DATA PROVIDED:
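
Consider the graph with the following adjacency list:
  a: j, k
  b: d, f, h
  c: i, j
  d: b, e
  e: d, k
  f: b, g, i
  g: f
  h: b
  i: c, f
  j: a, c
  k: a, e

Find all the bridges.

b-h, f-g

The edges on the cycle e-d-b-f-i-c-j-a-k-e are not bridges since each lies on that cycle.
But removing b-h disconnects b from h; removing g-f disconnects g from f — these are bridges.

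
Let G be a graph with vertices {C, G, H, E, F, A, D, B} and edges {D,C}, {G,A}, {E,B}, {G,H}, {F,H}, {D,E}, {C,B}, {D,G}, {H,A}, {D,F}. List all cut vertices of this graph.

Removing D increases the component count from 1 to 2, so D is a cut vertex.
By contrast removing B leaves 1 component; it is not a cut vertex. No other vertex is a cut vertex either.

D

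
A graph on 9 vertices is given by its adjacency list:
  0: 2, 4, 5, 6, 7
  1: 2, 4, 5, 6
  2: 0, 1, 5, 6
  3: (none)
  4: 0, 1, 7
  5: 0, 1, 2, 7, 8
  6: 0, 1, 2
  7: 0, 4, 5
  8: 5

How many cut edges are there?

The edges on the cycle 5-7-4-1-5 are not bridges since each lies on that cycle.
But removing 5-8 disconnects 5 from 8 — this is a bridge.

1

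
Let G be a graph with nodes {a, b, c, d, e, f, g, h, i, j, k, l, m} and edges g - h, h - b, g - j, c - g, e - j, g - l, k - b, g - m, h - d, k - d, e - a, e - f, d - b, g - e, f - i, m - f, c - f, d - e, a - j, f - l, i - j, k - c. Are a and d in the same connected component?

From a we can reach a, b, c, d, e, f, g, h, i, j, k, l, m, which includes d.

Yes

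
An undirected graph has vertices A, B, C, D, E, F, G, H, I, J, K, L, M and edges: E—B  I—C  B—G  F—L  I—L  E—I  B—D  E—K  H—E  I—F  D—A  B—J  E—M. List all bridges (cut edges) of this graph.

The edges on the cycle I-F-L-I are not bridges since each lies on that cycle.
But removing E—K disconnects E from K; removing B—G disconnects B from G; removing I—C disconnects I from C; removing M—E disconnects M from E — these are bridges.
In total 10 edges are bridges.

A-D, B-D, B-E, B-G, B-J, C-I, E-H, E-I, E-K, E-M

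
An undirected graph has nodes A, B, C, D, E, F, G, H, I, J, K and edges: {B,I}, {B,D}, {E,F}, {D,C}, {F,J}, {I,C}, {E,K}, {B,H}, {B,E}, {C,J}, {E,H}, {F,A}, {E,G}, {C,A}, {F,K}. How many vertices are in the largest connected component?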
* * *
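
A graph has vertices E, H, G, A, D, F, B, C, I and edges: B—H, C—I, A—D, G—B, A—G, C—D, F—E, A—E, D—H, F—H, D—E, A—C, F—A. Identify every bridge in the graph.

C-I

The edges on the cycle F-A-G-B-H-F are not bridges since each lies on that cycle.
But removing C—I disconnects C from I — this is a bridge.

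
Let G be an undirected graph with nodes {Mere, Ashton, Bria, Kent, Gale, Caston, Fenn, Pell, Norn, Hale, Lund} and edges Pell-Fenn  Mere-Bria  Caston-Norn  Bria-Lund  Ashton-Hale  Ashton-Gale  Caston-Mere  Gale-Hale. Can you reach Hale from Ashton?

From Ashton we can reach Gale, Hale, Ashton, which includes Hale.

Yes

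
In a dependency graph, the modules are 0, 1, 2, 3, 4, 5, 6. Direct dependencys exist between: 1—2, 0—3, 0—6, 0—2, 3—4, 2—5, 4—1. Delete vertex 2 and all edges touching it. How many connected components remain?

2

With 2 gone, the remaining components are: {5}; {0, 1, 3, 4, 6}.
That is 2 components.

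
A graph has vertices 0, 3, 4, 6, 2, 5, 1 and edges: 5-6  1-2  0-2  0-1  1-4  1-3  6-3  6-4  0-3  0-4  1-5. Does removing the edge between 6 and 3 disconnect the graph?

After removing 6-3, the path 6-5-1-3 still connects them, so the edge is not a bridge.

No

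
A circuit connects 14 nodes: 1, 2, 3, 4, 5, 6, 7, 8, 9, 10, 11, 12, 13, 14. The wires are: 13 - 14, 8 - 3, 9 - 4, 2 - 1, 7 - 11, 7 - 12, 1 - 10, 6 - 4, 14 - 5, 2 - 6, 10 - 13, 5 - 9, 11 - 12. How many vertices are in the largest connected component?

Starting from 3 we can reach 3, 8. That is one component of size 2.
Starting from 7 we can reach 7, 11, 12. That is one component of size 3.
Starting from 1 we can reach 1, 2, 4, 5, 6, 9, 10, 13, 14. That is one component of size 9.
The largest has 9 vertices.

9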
...
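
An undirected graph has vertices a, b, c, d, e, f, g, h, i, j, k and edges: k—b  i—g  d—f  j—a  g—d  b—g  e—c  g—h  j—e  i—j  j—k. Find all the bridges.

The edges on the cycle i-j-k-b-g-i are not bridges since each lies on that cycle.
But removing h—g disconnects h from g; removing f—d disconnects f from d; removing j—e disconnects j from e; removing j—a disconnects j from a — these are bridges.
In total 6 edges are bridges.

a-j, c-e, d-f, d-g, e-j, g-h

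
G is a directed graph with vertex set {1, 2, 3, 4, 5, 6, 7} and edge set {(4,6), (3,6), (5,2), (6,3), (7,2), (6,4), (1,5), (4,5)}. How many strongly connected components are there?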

TASK DETAILS:
In the records above, the line with "5: 0, 1, 2, 7, 8" marks the start and the line with "An undirected graph has nodes" marks the end; copy that stretch exactly, both lines included, and nothing else.

TASK RESULT:
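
  5: 0, 1, 2, 7, 8
  6: 0, 1, 2
  7: 0, 4, 5
  8: 5

How many cut edges are there?

The edges on the cycle 5-7-4-1-5 are not bridges since each lies on that cycle.
But removing 5-8 disconnects 5 from 8 — this is a bridge.

1

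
Let G be a graph with nodes {a, b, c, d, e, f, g, h, i, j, k, l, m} and edges g - h, h - b, g - j, c - g, e - j, g - l, k - b, g - m, h - d, k - d, e - a, e - f, d - b, g - e, f - i, m - f, c - f, d - e, a - j, f - l, i - j, k - c. Are a and d in the same connected component?

From a we can reach a, b, c, d, e, f, g, h, i, j, k, l, m, which includes d.

Yes

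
An undirected graph has vertices A, B, C, D, E, F, G, H, I, J, K, L, M and edges: E—B  I—C  B—G  F—L  I—L  E—I  B—D  E—K  H—E  I—F  D—A  B—J  E—M. List all bridges (cut edges) of this graph.

The edges on the cycle I-F-L-I are not bridges since each lies on that cycle.
But removing E—K disconnects E from K; removing B—G disconnects B from G; removing I—C disconnects I from C; removing M—E disconnects M from E — these are bridges.
In total 10 edges are bridges.

A-D, B-D, B-E, B-G, B-J, C-I, E-H, E-I, E-K, E-M

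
An undirected graph has nodes A, B, C, D, E, F, G, H, I, J, K and edges: {B,I}, {B,D}, {E,F}, {D,C}, {F,J}, {I,C}, {E,K}, {B,H}, {B,E}, {C,J}, {E,H}, {F,A}, {E,G}, {C,A}, {F,K}. How many vertices are in the largest connected component?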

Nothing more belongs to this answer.